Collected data
-- Opening Marker --

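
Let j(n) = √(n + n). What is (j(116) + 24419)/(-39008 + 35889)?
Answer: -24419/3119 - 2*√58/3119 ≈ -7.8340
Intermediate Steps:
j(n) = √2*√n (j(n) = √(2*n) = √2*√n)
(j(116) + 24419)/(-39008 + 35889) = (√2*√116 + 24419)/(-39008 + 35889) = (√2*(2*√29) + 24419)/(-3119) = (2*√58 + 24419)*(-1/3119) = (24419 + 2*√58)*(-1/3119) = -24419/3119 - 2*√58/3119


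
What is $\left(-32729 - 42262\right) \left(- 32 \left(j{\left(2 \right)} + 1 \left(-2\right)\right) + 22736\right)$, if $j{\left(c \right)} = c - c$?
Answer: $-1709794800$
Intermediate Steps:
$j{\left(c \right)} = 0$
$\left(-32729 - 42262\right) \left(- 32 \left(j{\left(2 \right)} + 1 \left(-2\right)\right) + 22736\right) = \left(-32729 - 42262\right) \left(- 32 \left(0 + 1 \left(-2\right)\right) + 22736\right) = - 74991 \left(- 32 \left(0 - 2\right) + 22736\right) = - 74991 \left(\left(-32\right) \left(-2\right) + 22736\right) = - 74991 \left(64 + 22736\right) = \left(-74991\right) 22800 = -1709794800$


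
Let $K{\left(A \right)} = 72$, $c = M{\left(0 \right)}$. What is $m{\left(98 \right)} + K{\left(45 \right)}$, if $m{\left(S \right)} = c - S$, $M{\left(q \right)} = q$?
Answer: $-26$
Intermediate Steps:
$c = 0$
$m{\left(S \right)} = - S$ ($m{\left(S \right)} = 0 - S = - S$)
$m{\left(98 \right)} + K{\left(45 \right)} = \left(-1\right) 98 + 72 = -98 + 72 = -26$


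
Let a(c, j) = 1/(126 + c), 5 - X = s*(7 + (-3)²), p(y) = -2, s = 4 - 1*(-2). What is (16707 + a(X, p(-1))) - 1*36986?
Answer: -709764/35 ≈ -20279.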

-- Closing Marker --
-- Opening Marker --

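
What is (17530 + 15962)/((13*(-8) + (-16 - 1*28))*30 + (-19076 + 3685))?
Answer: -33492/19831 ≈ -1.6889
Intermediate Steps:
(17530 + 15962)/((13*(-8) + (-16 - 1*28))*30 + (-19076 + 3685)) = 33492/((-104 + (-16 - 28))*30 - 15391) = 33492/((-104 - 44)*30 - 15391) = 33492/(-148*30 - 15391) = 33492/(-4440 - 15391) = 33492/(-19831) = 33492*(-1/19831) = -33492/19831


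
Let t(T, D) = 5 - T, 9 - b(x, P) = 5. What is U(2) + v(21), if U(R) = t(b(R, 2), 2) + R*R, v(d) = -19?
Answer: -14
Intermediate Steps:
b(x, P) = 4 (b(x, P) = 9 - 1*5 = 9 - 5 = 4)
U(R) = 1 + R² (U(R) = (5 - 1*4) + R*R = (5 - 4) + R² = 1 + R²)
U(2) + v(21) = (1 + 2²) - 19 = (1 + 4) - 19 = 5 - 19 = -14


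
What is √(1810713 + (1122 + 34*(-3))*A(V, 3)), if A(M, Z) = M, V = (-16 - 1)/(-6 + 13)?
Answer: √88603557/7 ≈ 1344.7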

-- Closing Marker --

What to do> There is a run of lines above from the one with "Let j(n) = √(n" to the one with "Answer: $-26$"; print exactly that run, both ends included, and nothing else.

Output>
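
Let j(n) = √(n + n). What is (j(116) + 24419)/(-39008 + 35889)?
Answer: -24419/3119 - 2*√58/3119 ≈ -7.8340
Intermediate Steps:
j(n) = √2*√n (j(n) = √(2*n) = √2*√n)
(j(116) + 24419)/(-39008 + 35889) = (√2*√116 + 24419)/(-39008 + 35889) = (√2*(2*√29) + 24419)/(-3119) = (2*√58 + 24419)*(-1/3119) = (24419 + 2*√58)*(-1/3119) = -24419/3119 - 2*√58/3119


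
What is $\left(-32729 - 42262\right) \left(- 32 \left(j{\left(2 \right)} + 1 \left(-2\right)\right) + 22736\right)$, if $j{\left(c \right)} = c - c$?
Answer: $-1709794800$
Intermediate Steps:
$j{\left(c \right)} = 0$
$\left(-32729 - 42262\right) \left(- 32 \left(j{\left(2 \right)} + 1 \left(-2\right)\right) + 22736\right) = \left(-32729 - 42262\right) \left(- 32 \left(0 + 1 \left(-2\right)\right) + 22736\right) = - 74991 \left(- 32 \left(0 - 2\right) + 22736\right) = - 74991 \left(\left(-32\right) \left(-2\right) + 22736\right) = - 74991 \left(64 + 22736\right) = \left(-74991\right) 22800 = -1709794800$


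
Let $K{\left(A \right)} = 72$, $c = M{\left(0 \right)}$. What is $m{\left(98 \right)} + K{\left(45 \right)}$, if $m{\left(S \right)} = c - S$, $M{\left(q \right)} = q$?
Answer: $-26$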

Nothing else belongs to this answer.